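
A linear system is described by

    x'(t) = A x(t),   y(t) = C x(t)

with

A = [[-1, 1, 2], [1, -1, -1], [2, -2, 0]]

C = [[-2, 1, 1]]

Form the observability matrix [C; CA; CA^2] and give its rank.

CA = [[5, -5, -5]]
CA^2 = [[-20, 20, 15]]
Observability matrix O = [C; CA; CA^2] = [[-2, 1, 1], [5, -5, -5], [-20, 20, 15]]
det(O) = (-2)·((-5)·15 - (-5)·20) - 1·(5·15 - (-5)·(-20)) + 1·(5·20 - (-5)·(-20)) = (-2)·25 - 1·(-25) + 1·0 = -25 ≠ 0, so rank(O) = 3.
rank(O) = 3 = n, so the pair (A, C) is completely observable.

3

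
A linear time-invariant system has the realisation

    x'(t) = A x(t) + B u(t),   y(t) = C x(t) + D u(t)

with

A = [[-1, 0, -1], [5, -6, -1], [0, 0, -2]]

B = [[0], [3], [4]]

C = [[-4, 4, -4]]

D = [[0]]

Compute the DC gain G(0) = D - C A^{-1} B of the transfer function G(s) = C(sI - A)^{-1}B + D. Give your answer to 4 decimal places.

-6.0000

G(0) = C(-A)^{-1}B + D = -C A^{-1} B + D.
det A = -12, so A^{-1} = (1/-12)·adj(A) = [[-1, 0, 1/2], [-5/6, -1/6, 1/2], [0, 0, -1/2]]
A^{-1} B = [2, 3/2, -2]^T
C A^{-1} B = 6
G(0) = D - C A^{-1} B = 0 - (6) = -6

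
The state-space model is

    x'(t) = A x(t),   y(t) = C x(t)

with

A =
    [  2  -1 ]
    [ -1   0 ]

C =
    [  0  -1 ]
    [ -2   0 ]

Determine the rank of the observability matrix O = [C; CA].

2

CA = [[1, 0], [-4, 2]]
Observability matrix O = [C; CA] = [[0, -1], [-2, 0], [1, 0], [-4, 2]]
Take the 2×2 submatrix of O formed by rows 1, 2: [[0, -1], [-2, 0]]. Its determinant is 0·0 - (-1)·(-2) = 0 - 2 = -2 ≠ 0.
So rank(O) ≥ 2; since O has 2 columns, rank(O) = 2.
rank(O) = 2 = n, so the pair (A, C) is completely observable.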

Exercise brief
All lines carrying the word "linear" must be copied from the data above.

Exercise answer
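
A linear system is described by
A linear time-invariant system has the realisation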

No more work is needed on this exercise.